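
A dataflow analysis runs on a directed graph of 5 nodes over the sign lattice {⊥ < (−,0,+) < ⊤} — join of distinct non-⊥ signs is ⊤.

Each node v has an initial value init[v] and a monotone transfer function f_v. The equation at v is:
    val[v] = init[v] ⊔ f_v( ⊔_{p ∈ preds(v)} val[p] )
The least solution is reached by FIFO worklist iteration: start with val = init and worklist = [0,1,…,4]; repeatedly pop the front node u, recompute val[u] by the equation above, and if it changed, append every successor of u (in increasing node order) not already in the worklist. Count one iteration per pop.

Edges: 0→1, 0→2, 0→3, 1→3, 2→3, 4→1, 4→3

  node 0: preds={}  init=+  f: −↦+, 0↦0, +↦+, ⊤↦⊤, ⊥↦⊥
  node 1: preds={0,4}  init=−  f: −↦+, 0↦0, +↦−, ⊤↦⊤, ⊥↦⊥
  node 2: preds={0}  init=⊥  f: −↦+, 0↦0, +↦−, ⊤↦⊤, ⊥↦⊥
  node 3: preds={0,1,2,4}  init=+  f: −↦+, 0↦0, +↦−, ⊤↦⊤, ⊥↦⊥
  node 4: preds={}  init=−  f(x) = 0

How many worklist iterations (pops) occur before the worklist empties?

Trace (7 dequeues):
  [1] u=0 | in ⊥ | out + | ==
  [2] u=1 | in ⊤ | out ⊤ | prev − | push {}
  [3] u=2 | in + | out − | prev ⊥ | push {}
  [4] u=3 | in ⊤ | out ⊤ | prev + | push {}
  [5] u=4 | in ⊥ | out ⊤ | prev − | push {1,3}
  [6] u=1 | in ⊤ | out ⊤ | ==
  [7] u=3 | in ⊤ | out ⊤ | ==

Converged values:
  [0] +
  [1] ⊤
  [2] −
  [3] ⊤
  [4] ⊤

7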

+ + + + +

> **TASK GOAL**:
An exact repetition of all the entries is required.

> **THE ANSWER**:
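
A dataflow analysis runs on a directed graph of 5 nodes over the sign lattice {⊥ < (−,0,+) < ⊤} — join of distinct non-⊥ signs is ⊤.

Each node v has an initial value init[v] and a monotone transfer function f_v. The equation at v is:
    val[v] = init[v] ⊔ f_v( ⊔_{p ∈ preds(v)} val[p] )
The least solution is reached by FIFO worklist iteration: start with val = init and worklist = [0,1,…,4]; repeatedly pop the front node u, recompute val[u] by the equation above, and if it changed, append every successor of u (in increasing node order) not already in the worklist. Count one iteration per pop.

Edges: 0→1, 0→2, 0→3, 1→3, 2→3, 4→1, 4→3

  node 0: preds={}  init=+  f: −↦+, 0↦0, +↦+, ⊤↦⊤, ⊥↦⊥
  node 1: preds={0,4}  init=−  f: −↦+, 0↦0, +↦−, ⊤↦⊤, ⊥↦⊥
  node 2: preds={0}  init=⊥  f: −↦+, 0↦0, +↦−, ⊤↦⊤, ⊥↦⊥
  node 3: preds={0,1,2,4}  init=+  f: −↦+, 0↦0, +↦−, ⊤↦⊤, ⊥↦⊥
  node 4: preds={}  init=−  f(x) = 0

How many worklist iterations (pops) occur before the worklist empties?

Trace (7 dequeues):
  [1] u=0 | in ⊥ | out + | ==
  [2] u=1 | in ⊤ | out ⊤ | prev − | push {}
  [3] u=2 | in + | out − | prev ⊥ | push {}
  [4] u=3 | in ⊤ | out ⊤ | prev + | push {}
  [5] u=4 | in ⊥ | out ⊤ | prev − | push {1,3}
  [6] u=1 | in ⊤ | out ⊤ | ==
  [7] u=3 | in ⊤ | out ⊤ | ==

Converged values:
  [0] +
  [1] ⊤
  [2] −
  [3] ⊤
  [4] ⊤

7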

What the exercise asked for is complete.